YOUR OBJECTIVE: Using the listing beneath this task, count the lines with the word "down" and write only the result.

===== SUPPLIED INFORMATION

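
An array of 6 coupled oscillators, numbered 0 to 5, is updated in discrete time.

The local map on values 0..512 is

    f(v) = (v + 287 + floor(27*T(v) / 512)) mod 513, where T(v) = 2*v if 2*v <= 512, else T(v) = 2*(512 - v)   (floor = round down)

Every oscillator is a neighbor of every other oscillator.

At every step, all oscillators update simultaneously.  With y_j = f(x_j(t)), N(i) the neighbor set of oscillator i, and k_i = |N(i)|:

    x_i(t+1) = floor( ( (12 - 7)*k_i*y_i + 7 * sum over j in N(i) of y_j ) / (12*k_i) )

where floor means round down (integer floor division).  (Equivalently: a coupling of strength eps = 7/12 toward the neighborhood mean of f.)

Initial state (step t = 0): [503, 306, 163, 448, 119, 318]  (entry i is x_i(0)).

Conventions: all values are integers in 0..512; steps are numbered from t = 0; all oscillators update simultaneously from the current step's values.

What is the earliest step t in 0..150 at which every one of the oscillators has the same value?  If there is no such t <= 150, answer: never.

Simulating step by step:
t=0: [503, 306, 163, 448, 119, 318]  (not all equal)
t=1: [270, 217, 327, 255, 312, 220]  (not all equal)
t=2: [65, 48, 80, 60, 76, 49]  (not all equal)
t=3: [356, 351, 361, 355, 360, 351]  (not all equal)
t=4: [145, 144, 146, 145, 146, 144]  (not all equal)
t=5: [447, 446, 447, 447, 447, 446]  (not all equal)
t=6: [226, 226, 226, 226, 226, 226]  (all equal)

Answer: 6
Key observation: Synchronization is absorbing here: once all oscillators are equal they stay equal, and step 6 is the first all-equal step.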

==========

RESPONSE FOR THIS EXERCISE: 2